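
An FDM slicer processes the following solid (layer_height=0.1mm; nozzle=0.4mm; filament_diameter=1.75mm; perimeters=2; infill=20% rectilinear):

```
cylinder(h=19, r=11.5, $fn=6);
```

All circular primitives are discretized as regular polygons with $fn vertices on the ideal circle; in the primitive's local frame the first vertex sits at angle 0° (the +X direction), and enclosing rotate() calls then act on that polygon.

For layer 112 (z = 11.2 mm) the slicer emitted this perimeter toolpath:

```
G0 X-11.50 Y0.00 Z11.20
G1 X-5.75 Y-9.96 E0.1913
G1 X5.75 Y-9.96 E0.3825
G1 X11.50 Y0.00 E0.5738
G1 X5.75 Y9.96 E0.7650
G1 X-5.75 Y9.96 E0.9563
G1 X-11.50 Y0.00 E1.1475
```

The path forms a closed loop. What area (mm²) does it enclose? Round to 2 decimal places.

Apply the shoelace formula to the sequence of (X, Y) vertices; enclosed area = 343.62 mm².

343.62 mm²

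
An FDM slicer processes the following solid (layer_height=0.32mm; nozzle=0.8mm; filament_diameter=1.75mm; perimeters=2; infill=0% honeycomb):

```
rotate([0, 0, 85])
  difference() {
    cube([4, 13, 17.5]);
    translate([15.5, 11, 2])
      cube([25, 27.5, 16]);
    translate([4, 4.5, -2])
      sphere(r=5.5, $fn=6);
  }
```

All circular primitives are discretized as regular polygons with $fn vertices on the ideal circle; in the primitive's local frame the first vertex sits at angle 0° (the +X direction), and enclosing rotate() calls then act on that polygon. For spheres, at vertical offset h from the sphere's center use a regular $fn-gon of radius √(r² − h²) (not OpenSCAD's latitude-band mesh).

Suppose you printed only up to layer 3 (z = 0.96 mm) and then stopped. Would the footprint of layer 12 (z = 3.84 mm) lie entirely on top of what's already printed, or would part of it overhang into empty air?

part overhangs

Compare the two slices. At z = 0.96: the cube (footprint 4×13) is included at this height (area 52.00 mm²); the cube at (15.5, 11) does not reach this height (z outside [2, 18]); the r=5.5 sphere at (4, 4.5) slices to a regular 6-gon of circumradius 4.636 (√(r²−h²) with h=2.96 from center) (area = (6/2)·4.636²·sin(360°/6) = 55.83 mm²); Subtracting the remaining from the first: starting from the 4×13 cube (52.00 mm²), the r=5.5 sphere at (4, 4.5) partially overlaps it — only the 27.21 mm² overlap (of its 55.83 mm²) is removed, clipping the outline — area = 24.79 mm²; (rotated 85° about Z; rotation is an isometry so areas/perimeters/island counts are preserved). At z = 3.84: the cube (footprint 4×13) is included at this height (area 52.00 mm²); the cube at (15.5, 11) is present — its section is the full 25×27.5 rectangle (area 687.50 mm²); the sphere at (4, 4.5) is absent (|z−center|=5.840 > r=5.5); Taking the first minus the rest: starting from the 4×13 cube (52.00 mm²), the 25×27.5 cube at (15.5, 11) misses the remaining region (no effect) — area = 52.00 mm²; (whole slice rotated 85° about Z — lengths, areas and connectivity unchanged). Checking containment: at z = 3.84 the cross-section extends beyond the z = 0.96 cross-section by about 27.21 mm².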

-------------------------

WHAT YOU SHOULD DO —
Each line of the listing that holds the string "discretized" counts once; state how many there are, with nothing added.

EXERCISE SOLUTION —
2